[Data entries]

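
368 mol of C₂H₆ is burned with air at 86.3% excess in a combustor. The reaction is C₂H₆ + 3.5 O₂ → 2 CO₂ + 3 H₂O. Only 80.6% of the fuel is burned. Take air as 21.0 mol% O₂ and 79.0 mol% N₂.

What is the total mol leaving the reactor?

11900 mol

Stoichiometric O₂ = 3.5 × 368 = 1288 mol; O₂ fed = 1288 × 1.863 = 2400 mol.
N₂ fed = 2400 × 79/21 = 9027 mol.
Fuel reacted = 0.806 × 368 → ξ = 296.6 mol.
Outlet (n = n₀ + ν ξ):
  C₂H₆: 368 − 1(296.6) = 71.39
  O₂: 2400 − 3.5(296.6) = 1361
  N₂: 9027 (inert)
  CO₂: 0 + 2(296.6) = 593.2
  H₂O: 0 + 3(296.6) = 889.8
Total out = 71.39 + 1361 + 9027 + 593.2 + 889.8 = 11940 mol.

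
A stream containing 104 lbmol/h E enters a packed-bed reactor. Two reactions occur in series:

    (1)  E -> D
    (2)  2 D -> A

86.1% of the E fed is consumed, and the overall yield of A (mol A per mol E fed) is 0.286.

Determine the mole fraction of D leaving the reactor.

0.405

Conversion of E: E consumed = 1ξ₁ = 0.861 × 104 → ξ₁ = 89.54 lbmol/h.
Yield of A: 1ξ₂ / 104 = 0.286 → ξ₂ = 29.74 lbmol/h.
Outlet amounts (n = n₀ + Σ ν·ξ):
  E: 104 − 1(89.54) = 14.46
  D: 0 + 1(89.54) − 2(29.74) = 30.06
  A: 0 + 1(29.74) = 29.74
Total out = 74.26 lbmol/h; y_D = 30.06 / 74.26 = 0.4048.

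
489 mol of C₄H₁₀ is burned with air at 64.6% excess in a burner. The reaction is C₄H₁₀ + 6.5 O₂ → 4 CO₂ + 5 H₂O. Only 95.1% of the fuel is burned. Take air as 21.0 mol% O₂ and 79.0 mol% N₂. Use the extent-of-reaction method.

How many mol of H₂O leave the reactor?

2330 mol

Stoichiometric O₂ = 6.5 × 489 = 3178 mol; O₂ fed = 3178 × 1.646 = 5232 mol.
N₂ fed = 5232 × 79/21 = 19680 mol.
Fuel reacted = 0.951 × 489 → ξ = 465 mol.
Outlet (n = n₀ + ν ξ):
  C₄H₁₀: 489 − 1(465) = 23.96
  O₂: 5232 − 6.5(465) = 2209
  N₂: 19680 (inert)
  CO₂: 0 + 4(465) = 1860
  H₂O: 0 + 5(465) = 2325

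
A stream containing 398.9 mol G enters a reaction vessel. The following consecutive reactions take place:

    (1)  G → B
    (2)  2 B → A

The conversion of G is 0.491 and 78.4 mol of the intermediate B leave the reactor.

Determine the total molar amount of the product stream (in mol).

340 mol

Conversion of G: G consumed = 1ξ₁ = 0.491 × 398.9 → ξ₁ = 195.9 mol.
B balance: n_B = 0 + 1ξ₁ − 2ξ₂ = 78.4 → ξ₂ = (1·195.9 − 78.4)/2 = 58.73 mol.
Outlet amounts (n = n₀ + Σ ν·ξ):
  G: 398.9 − 1(195.9) = 203
  B: 0 + 1(195.9) − 2(58.73) = 78.4
  A: 0 + 1(58.73) = 58.73
Total out = 203 + 78.4 + 58.73 = 340.2 mol.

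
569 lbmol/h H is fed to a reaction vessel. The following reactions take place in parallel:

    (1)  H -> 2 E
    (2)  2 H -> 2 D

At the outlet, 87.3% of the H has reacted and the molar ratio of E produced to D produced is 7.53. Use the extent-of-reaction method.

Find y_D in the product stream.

0.108

Conversion of H: H consumed = 0.873 × 569 = 496.7 lbmol/h = 1ξ₁ + 2ξ₂.
Selectivity: 2ξ₁ / (2ξ₂) = 7.53 → ξ₁ = 7.53 ξ₂.
Substitute: (1·7.53 + 2) ξ₂ = 496.7 → ξ₂ = 52.12 lbmol/h, ξ₁ = 392.5 lbmol/h.
Outlet amounts (n = n₀ + Σ ν·ξ):
  H: 569 − 1(392.5) − 2(52.12) = 72.26
  E: 0 + 2(392.5) = 785
  D: 0 + 2(52.12) = 104.2
Total out = 961.5 lbmol/h; y_D = 104.2 / 961.5 = 0.1084.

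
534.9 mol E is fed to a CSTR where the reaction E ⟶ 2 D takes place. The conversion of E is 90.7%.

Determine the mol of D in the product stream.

E reacted = 0.907 × 534.9 = 485.2 mol; ν_E = −1, so ξ = 485.2/1 = 485.2 mol.
Outlet amounts (n = n₀ + ν ξ):
  E: 534.9 − 1(485.2) = 49.75
  D: 0 + 2(485.2) = 970.3

970 mol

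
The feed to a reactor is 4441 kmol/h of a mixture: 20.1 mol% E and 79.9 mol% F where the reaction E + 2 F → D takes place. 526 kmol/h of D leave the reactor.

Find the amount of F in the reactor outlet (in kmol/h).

For D: n = n₀ + 1ξ → 526 = 0 + 1ξ, giving ξ = 526 kmol/h.
Outlet amounts (n = n₀ + ν ξ):
  E: 892.6 − 1(526) = 366.6
  F: 3548 − 2(526) = 2496
  D: 0 + 1(526) = 526

2500 kmol/h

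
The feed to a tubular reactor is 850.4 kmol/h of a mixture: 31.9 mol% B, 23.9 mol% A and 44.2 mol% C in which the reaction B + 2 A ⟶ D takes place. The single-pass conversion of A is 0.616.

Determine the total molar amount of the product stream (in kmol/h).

725 kmol/h

A reacted = 0.616 × 203.2 = 125.2 kmol/h; ν_A = −2, so ξ = 125.2/2 = 62.6 kmol/h.
Outlet amounts (n = n₀ + ν ξ):
  B: 271.3 − 1(62.6) = 208.7
  A: 203.2 − 2(62.6) = 78.05
  D: 0 + 1(62.6) = 62.6
  C: 375.9 (inert)
Total out = 208.7 + 78.05 + 62.6 + 375.9 = 725.2 kmol/h.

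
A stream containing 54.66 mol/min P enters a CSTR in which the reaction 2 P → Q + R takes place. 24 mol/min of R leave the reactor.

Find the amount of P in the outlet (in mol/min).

6.66 mol/min

For R: n = n₀ + 1ξ → 24 = 0 + 1ξ, giving ξ = 24 mol/min.
Outlet amounts (n = n₀ + ν ξ):
  P: 54.66 − 2(24) = 6.66
  Q: 0 + 1(24) = 24
  R: 0 + 1(24) = 24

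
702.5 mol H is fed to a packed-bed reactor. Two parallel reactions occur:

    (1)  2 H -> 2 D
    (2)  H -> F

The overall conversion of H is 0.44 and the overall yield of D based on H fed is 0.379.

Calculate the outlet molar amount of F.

42.9 mol

Yield of D: 2ξ₁ / 702.5 = 0.379 → ξ₁ = 133.1 mol.
Conversion of H: 2ξ₁ + 1ξ₂ = 0.44 × 702.5 = 309.1 → ξ₂ = 42.85 mol.
Outlet amounts (n = n₀ + Σ ν·ξ):
  H: 702.5 − 2(133.1) − 1(42.85) = 393.4
  D: 0 + 2(133.1) = 266.2
  F: 0 + 1(42.85) = 42.85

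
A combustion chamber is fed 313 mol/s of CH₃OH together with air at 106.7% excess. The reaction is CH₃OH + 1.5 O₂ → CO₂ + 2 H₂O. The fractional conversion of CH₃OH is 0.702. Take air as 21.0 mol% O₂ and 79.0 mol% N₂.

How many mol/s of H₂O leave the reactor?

Stoichiometric O₂ = 1.5 × 313 = 469.5 mol/s; O₂ fed = 469.5 × 2.067 = 970.5 mol/s.
N₂ fed = 970.5 × 79/21 = 3651 mol/s.
Fuel reacted = 0.702 × 313 → ξ = 219.7 mol/s.
Outlet (n = n₀ + ν ξ):
  CH₃OH: 313 − 1(219.7) = 93.27
  O₂: 970.5 − 1.5(219.7) = 640.9
  N₂: 3651 (inert)
  CO₂: 0 + 1(219.7) = 219.7
  H₂O: 0 + 2(219.7) = 439.5

439 mol/s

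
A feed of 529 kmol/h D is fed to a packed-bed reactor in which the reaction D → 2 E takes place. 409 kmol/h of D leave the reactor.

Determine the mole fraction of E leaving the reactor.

0.37

For D: n = n₀ − 1ξ → 409 = 529 − 1ξ, giving ξ = 120 kmol/h.
Outlet amounts (n = n₀ + ν ξ):
  D: 529 − 1(120) = 409
  E: 0 + 2(120) = 240
Total out = 649 kmol/h; y_E = 240 / 649 = 0.3698.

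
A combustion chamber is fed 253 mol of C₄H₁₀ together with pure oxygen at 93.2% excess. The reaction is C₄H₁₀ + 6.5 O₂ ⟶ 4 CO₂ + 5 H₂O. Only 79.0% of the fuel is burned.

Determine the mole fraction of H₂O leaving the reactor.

0.268

Stoichiometric O₂ = 6.5 × 253 = 1644 mol; O₂ fed = 1644 × 1.932 = 3177 mol.
Fuel reacted = 0.79 × 253 → ξ = 199.9 mol.
Outlet (n = n₀ + ν ξ):
  C₄H₁₀: 253 − 1(199.9) = 53.13
  O₂: 3177 − 6.5(199.9) = 1878
  CO₂: 0 + 4(199.9) = 799.5
  H₂O: 0 + 5(199.9) = 999.4
Total out = 3730 mol; y_H₂O = 999.4 / 3730 = 0.2679.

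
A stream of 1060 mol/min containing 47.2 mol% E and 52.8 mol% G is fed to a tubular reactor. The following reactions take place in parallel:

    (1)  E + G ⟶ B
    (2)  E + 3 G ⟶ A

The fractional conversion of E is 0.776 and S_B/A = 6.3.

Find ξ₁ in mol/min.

ξ₁ = 335 mol/min

Conversion of E: E consumed = 0.776 × 500.3 = 388.2 mol/min = 1ξ₁ + 1ξ₂.
Selectivity: 1ξ₁ / (1ξ₂) = 6.3 → ξ₁ = 6.3 ξ₂.
Substitute: (1·6.3 + 1) ξ₂ = 388.2 → ξ₂ = 53.18 mol/min, ξ₁ = 335.1 mol/min.
Outlet amounts (n = n₀ + Σ ν·ξ):
  E: 500.3 − 1(335.1) − 1(53.18) = 112.1
  G: 559.7 − 1(335.1) − 3(53.18) = 65.06
  B: 0 + 1(335.1) = 335.1
  A: 0 + 1(53.18) = 53.18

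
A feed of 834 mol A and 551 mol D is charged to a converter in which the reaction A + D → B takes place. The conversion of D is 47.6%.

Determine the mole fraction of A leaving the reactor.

0.509

D reacted = 0.476 × 551 = 262.3 mol; ν_D = −1, so ξ = 262.3/1 = 262.3 mol.
Outlet amounts (n = n₀ + ν ξ):
  A: 834 − 1(262.3) = 571.7
  D: 551 − 1(262.3) = 288.7
  B: 0 + 1(262.3) = 262.3
Total out = 1123 mol; y_A = 571.7 / 1123 = 0.5092.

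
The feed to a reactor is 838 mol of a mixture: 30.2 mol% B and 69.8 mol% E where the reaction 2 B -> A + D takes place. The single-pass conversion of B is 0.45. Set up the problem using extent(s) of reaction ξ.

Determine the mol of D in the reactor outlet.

B reacted = 0.45 × 253.1 = 113.9 mol; ν_B = −2, so ξ = 113.9/2 = 56.94 mol.
Outlet amounts (n = n₀ + ν ξ):
  B: 253.1 − 2(56.94) = 139.2
  A: 0 + 1(56.94) = 56.94
  D: 0 + 1(56.94) = 56.94
  E: 584.9 (inert)

56.9 mol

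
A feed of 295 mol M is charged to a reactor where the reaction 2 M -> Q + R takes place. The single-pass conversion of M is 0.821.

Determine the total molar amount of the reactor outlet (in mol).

295 mol

M reacted = 0.821 × 295 = 242.2 mol; ν_M = −2, so ξ = 242.2/2 = 121.1 mol.
Outlet amounts (n = n₀ + ν ξ):
  M: 295 − 2(121.1) = 52.81
  Q: 0 + 1(121.1) = 121.1
  R: 0 + 1(121.1) = 121.1
Total out = 52.81 + 121.1 + 121.1 = 295 mol.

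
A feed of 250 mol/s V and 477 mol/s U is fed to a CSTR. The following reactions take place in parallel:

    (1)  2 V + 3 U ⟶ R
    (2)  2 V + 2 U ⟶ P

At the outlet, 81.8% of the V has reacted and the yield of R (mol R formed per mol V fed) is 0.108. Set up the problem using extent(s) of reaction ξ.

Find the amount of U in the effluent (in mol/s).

Yield of R: 1ξ₁ / 250 = 0.108 → ξ₁ = 27 mol/s.
Conversion of V: 2ξ₁ + 2ξ₂ = 0.818 × 250 = 204.5 → ξ₂ = 75.25 mol/s.
Outlet amounts (n = n₀ + Σ ν·ξ):
  V: 250 − 2(27) − 2(75.25) = 45.5
  U: 477 − 3(27) − 2(75.25) = 245.5
  R: 0 + 1(27) = 27
  P: 0 + 1(75.25) = 75.25

246 mol/s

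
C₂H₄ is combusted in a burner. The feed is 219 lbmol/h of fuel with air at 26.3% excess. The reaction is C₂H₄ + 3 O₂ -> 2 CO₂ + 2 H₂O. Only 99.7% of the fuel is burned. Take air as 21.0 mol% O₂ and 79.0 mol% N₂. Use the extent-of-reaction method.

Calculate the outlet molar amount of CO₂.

Stoichiometric O₂ = 3 × 219 = 657 lbmol/h; O₂ fed = 657 × 1.263 = 829.8 lbmol/h.
N₂ fed = 829.8 × 79/21 = 3122 lbmol/h.
Fuel reacted = 0.997 × 219 → ξ = 218.3 lbmol/h.
Outlet (n = n₀ + ν ξ):
  C₂H₄: 219 − 1(218.3) = 0.657
  O₂: 829.8 − 3(218.3) = 174.8
  N₂: 3122 (inert)
  CO₂: 0 + 2(218.3) = 436.7
  H₂O: 0 + 2(218.3) = 436.7

437 lbmol/h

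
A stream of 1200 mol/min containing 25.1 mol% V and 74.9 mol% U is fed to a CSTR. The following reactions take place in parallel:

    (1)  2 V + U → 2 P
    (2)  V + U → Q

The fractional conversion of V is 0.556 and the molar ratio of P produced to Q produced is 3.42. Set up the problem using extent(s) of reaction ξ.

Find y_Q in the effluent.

Conversion of V: V consumed = 0.556 × 301.2 = 167.5 mol/min = 2ξ₁ + 1ξ₂.
Selectivity: 2ξ₁ / (1ξ₂) = 3.42 → ξ₁ = 1.71 ξ₂.
Substitute: (2·1.71 + 1) ξ₂ = 167.5 → ξ₂ = 37.89 mol/min, ξ₁ = 64.79 mol/min.
Outlet amounts (n = n₀ + Σ ν·ξ):
  V: 301.2 − 2(64.79) − 1(37.89) = 133.7
  U: 898.8 − 1(64.79) − 1(37.89) = 796.1
  P: 0 + 2(64.79) = 129.6
  Q: 0 + 1(37.89) = 37.89
Total out = 1097 mol/min; y_Q = 37.89 / 1097 = 0.03453.

0.0345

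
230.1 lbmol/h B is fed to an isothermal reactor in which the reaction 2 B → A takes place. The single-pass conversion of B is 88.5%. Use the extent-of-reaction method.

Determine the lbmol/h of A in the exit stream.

102 lbmol/h

B reacted = 0.885 × 230.1 = 203.6 lbmol/h; ν_B = −2, so ξ = 203.6/2 = 101.8 lbmol/h.
Outlet amounts (n = n₀ + ν ξ):
  B: 230.1 − 2(101.8) = 26.46
  A: 0 + 1(101.8) = 101.8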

» **Work instruction**
Although the records may continue, retype only the lines from the first one through the one containing "The conversion of G", exactly as they appear.

» **Answer area**
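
368 mol of C₂H₆ is burned with air at 86.3% excess in a combustor. The reaction is C₂H₆ + 3.5 O₂ → 2 CO₂ + 3 H₂O. Only 80.6% of the fuel is burned. Take air as 21.0 mol% O₂ and 79.0 mol% N₂.

What is the total mol leaving the reactor?

11900 mol

Stoichiometric O₂ = 3.5 × 368 = 1288 mol; O₂ fed = 1288 × 1.863 = 2400 mol.
N₂ fed = 2400 × 79/21 = 9027 mol.
Fuel reacted = 0.806 × 368 → ξ = 296.6 mol.
Outlet (n = n₀ + ν ξ):
  C₂H₆: 368 − 1(296.6) = 71.39
  O₂: 2400 − 3.5(296.6) = 1361
  N₂: 9027 (inert)
  CO₂: 0 + 2(296.6) = 593.2
  H₂O: 0 + 3(296.6) = 889.8
Total out = 71.39 + 1361 + 9027 + 593.2 + 889.8 = 11940 mol.

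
A stream containing 104 lbmol/h E enters a packed-bed reactor. Two reactions occur in series:

    (1)  E -> D
    (2)  2 D -> A

86.1% of the E fed is consumed, and the overall yield of A (mol A per mol E fed) is 0.286.

Determine the mole fraction of D leaving the reactor.

0.405

Conversion of E: E consumed = 1ξ₁ = 0.861 × 104 → ξ₁ = 89.54 lbmol/h.
Yield of A: 1ξ₂ / 104 = 0.286 → ξ₂ = 29.74 lbmol/h.
Outlet amounts (n = n₀ + Σ ν·ξ):
  E: 104 − 1(89.54) = 14.46
  D: 0 + 1(89.54) − 2(29.74) = 30.06
  A: 0 + 1(29.74) = 29.74
Total out = 74.26 lbmol/h; y_D = 30.06 / 74.26 = 0.4048.

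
489 mol of C₄H₁₀ is burned with air at 64.6% excess in a burner. The reaction is C₄H₁₀ + 6.5 O₂ → 4 CO₂ + 5 H₂O. Only 95.1% of the fuel is burned. Take air as 21.0 mol% O₂ and 79.0 mol% N₂. Use the extent-of-reaction method.

How many mol of H₂O leave the reactor?

2330 mol

Stoichiometric O₂ = 6.5 × 489 = 3178 mol; O₂ fed = 3178 × 1.646 = 5232 mol.
N₂ fed = 5232 × 79/21 = 19680 mol.
Fuel reacted = 0.951 × 489 → ξ = 465 mol.
Outlet (n = n₀ + ν ξ):
  C₄H₁₀: 489 − 1(465) = 23.96
  O₂: 5232 − 6.5(465) = 2209
  N₂: 19680 (inert)
  CO₂: 0 + 4(465) = 1860
  H₂O: 0 + 5(465) = 2325

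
A stream containing 398.9 mol G enters a reaction vessel. The following consecutive reactions take place:

    (1)  G → B
    (2)  2 B → A

The conversion of G is 0.491 and 78.4 mol of the intermediate B leave the reactor.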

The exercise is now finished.